WHAT YOU ARE ASKED TO DO:
Work through the data below and give the number of lines holding the word "values", without any other text.

DATA SUPPLIED:
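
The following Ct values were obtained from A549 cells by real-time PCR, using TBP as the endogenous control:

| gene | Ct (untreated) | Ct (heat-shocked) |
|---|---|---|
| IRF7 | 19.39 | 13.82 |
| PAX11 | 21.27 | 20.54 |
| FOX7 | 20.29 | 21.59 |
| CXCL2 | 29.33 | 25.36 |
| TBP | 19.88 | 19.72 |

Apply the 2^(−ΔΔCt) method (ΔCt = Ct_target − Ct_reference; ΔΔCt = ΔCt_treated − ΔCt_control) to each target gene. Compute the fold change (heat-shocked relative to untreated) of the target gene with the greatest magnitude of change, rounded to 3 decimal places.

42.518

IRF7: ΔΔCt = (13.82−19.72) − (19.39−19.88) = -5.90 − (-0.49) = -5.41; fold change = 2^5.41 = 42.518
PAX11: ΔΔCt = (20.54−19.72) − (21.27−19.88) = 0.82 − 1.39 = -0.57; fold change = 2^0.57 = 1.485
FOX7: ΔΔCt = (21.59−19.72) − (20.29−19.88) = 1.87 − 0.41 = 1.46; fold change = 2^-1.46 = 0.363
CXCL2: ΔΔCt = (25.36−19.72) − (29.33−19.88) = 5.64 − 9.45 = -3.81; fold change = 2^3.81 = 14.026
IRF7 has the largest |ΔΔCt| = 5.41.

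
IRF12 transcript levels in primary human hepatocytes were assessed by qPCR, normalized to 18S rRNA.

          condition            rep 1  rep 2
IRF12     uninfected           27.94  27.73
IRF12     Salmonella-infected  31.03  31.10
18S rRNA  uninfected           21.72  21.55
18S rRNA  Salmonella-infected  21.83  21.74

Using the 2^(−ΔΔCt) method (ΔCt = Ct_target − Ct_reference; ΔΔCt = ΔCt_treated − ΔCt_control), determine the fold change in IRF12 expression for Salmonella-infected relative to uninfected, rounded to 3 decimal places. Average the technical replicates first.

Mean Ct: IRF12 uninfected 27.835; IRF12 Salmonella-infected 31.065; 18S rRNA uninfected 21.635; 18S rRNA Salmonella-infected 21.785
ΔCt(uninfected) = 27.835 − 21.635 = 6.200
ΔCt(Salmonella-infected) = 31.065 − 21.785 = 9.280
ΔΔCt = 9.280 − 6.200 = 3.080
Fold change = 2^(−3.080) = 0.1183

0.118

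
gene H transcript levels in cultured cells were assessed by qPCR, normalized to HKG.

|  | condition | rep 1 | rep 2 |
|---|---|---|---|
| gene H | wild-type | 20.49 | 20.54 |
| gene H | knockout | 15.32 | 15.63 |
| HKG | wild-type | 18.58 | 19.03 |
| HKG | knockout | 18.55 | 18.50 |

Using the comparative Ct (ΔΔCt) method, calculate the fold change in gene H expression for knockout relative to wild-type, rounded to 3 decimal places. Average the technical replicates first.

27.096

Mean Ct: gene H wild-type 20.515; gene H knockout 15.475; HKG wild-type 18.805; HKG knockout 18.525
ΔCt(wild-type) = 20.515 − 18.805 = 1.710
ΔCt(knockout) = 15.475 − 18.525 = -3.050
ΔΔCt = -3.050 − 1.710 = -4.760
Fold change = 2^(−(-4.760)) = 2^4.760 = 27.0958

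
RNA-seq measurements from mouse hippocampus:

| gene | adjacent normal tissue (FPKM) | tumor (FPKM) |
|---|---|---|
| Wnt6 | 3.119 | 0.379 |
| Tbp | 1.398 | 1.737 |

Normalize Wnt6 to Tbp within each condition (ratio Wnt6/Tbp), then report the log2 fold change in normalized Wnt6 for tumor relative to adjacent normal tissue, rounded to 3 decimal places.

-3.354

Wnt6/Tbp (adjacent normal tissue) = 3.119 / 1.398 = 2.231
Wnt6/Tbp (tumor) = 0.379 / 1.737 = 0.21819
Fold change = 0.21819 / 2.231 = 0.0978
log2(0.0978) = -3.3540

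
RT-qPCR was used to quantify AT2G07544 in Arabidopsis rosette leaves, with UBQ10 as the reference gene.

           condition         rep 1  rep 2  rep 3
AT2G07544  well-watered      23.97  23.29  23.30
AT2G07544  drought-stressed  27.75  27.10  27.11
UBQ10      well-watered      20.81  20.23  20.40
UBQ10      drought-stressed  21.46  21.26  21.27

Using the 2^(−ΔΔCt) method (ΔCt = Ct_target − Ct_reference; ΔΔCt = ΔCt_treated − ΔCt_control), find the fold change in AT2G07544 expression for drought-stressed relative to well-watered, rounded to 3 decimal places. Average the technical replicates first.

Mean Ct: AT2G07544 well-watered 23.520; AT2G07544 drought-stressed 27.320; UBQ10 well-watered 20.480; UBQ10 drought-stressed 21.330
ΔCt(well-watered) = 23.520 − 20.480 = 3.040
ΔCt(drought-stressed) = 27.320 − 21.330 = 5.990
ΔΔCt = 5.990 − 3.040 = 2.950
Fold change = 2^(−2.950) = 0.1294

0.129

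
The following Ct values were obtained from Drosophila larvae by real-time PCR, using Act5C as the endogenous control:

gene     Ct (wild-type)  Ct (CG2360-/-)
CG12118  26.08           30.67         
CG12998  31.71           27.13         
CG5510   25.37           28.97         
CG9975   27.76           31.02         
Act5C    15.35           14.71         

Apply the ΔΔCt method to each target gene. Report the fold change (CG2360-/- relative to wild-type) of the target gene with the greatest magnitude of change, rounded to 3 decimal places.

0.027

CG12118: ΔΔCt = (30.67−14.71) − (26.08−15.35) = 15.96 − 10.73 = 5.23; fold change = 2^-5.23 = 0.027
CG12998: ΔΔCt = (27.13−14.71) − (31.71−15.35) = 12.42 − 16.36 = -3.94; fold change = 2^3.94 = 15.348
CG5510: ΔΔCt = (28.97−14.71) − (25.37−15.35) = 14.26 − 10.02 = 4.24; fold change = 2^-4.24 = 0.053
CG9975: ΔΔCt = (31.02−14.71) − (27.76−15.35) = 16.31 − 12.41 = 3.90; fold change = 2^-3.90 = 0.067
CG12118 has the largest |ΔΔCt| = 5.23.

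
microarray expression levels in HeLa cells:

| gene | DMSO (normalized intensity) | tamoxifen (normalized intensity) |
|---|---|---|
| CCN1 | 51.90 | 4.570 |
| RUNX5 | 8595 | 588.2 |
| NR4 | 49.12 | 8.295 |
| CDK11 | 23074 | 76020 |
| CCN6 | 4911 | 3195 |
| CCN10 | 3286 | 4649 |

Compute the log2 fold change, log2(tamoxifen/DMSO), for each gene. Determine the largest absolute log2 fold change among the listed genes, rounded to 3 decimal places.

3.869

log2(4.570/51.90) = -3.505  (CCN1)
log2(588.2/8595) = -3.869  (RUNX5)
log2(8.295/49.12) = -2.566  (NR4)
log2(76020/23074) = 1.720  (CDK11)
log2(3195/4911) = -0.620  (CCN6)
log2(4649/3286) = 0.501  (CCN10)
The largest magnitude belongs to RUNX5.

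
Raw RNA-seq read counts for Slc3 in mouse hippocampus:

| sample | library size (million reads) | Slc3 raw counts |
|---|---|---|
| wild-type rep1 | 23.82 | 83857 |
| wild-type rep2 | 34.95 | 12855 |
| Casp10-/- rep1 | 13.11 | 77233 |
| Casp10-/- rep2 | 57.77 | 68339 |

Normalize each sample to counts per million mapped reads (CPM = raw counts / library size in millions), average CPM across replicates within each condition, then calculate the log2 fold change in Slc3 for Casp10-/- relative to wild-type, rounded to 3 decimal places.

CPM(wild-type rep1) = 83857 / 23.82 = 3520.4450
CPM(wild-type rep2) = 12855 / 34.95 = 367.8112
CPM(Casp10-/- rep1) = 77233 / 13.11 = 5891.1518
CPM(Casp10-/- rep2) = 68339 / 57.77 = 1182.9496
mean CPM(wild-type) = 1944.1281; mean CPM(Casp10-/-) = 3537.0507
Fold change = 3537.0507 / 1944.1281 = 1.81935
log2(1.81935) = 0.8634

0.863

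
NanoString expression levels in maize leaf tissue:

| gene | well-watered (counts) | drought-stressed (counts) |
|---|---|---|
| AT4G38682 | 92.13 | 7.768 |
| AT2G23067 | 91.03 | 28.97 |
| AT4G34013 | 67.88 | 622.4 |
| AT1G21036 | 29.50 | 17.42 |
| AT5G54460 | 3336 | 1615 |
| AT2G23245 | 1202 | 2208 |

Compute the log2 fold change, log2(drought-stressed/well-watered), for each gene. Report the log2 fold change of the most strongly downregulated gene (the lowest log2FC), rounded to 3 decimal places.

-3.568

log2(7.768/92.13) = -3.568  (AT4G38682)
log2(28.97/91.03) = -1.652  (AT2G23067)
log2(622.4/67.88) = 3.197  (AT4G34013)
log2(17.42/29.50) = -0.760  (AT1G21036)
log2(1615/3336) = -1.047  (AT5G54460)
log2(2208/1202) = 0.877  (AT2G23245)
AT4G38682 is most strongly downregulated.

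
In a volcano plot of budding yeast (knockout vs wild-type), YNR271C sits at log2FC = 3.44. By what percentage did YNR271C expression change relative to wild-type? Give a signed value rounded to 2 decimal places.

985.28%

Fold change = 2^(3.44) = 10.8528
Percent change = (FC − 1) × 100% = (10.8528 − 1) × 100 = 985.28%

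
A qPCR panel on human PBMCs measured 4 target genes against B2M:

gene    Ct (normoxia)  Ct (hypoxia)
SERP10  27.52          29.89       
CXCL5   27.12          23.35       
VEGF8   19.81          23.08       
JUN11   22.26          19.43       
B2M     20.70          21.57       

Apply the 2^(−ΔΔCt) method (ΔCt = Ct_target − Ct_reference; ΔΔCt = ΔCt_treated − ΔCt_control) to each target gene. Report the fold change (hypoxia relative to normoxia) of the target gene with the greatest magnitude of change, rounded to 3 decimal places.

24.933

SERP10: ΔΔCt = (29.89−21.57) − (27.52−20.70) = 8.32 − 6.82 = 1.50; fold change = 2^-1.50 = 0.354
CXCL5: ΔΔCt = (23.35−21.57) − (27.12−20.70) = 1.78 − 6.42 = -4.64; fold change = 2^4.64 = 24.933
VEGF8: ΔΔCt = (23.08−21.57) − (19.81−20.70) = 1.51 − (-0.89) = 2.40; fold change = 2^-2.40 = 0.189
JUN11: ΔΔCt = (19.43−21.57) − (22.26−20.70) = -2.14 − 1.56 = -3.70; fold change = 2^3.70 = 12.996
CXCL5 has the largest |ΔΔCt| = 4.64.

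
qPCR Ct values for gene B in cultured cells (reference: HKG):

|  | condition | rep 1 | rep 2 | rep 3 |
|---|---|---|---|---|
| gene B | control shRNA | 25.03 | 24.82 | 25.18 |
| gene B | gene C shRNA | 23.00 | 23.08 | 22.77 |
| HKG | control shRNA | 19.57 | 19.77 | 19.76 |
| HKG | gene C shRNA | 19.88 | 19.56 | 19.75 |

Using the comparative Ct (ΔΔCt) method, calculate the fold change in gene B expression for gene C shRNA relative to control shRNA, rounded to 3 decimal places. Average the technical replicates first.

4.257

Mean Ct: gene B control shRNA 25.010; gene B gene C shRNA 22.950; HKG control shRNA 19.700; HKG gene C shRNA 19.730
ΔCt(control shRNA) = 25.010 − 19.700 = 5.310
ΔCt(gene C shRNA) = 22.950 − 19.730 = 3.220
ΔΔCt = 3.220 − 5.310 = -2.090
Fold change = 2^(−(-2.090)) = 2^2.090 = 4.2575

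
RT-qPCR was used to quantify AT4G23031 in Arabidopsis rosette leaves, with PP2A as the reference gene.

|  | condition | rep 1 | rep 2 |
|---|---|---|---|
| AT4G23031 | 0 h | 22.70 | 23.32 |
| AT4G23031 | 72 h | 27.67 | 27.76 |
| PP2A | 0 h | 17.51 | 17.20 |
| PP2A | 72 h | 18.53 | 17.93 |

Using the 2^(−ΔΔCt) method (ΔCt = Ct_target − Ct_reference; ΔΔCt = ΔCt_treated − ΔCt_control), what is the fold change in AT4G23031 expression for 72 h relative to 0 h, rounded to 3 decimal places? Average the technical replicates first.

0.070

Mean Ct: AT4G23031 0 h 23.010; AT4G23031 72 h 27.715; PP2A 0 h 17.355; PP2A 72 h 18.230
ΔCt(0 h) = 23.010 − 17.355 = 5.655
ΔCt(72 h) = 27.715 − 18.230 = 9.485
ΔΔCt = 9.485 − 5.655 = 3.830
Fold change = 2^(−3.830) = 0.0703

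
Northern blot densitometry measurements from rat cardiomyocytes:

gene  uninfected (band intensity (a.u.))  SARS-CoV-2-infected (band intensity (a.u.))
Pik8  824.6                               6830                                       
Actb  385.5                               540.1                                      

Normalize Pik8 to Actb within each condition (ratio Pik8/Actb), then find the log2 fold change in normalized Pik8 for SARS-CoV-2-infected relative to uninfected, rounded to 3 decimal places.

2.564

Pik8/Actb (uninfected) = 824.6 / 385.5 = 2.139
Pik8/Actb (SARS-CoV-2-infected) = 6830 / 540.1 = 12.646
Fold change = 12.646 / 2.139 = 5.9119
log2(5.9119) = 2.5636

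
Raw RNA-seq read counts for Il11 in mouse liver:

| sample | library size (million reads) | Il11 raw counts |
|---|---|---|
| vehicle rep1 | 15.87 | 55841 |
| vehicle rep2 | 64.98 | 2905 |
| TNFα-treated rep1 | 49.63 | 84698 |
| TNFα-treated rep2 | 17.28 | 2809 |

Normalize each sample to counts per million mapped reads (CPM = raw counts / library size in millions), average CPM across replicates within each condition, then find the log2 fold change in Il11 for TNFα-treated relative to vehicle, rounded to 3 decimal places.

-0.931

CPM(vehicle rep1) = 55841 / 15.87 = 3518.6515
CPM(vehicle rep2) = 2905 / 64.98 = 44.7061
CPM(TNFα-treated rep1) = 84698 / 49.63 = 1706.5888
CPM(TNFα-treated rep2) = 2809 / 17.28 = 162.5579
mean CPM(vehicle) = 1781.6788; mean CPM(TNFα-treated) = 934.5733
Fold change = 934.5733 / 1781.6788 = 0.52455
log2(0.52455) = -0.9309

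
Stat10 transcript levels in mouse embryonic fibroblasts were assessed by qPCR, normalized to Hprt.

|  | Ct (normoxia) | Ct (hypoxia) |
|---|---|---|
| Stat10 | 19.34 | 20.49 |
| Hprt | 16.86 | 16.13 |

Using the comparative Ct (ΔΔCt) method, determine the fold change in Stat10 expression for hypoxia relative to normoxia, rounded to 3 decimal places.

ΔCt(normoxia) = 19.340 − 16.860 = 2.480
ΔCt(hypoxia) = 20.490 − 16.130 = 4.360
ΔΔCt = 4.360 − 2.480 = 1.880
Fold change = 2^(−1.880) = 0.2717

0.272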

REPLY:
3